> [Work instruction]:
Retype the records that follow, every line exactly as written.

> [Material for the task]:
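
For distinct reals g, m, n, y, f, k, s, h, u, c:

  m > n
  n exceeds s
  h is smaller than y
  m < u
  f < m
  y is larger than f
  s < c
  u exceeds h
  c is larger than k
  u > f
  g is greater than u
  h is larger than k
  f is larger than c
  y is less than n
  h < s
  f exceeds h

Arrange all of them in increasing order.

The consecutive links are each given: k < h; h < s; s < c; c < f; f < y; y < n; n < m; m < u; u < g.

k < h < s < c < f < y < n < m < u < g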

> [Task output]:
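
For distinct reals g, m, n, y, f, k, s, h, u, c:

  m > n
  n exceeds s
  h is smaller than y
  m < u
  f < m
  y is larger than f
  s < c
  u exceeds h
  c is larger than k
  u > f
  g is greater than u
  h is larger than k
  f is larger than c
  y is less than n
  h < s
  f exceeds h

Arrange all of them in increasing order.

The consecutive links are each given: k < h; h < s; s < c; c < f; f < y; y < n; n < m; m < u; u < g.

k < h < s < c < f < y < n < m < u < g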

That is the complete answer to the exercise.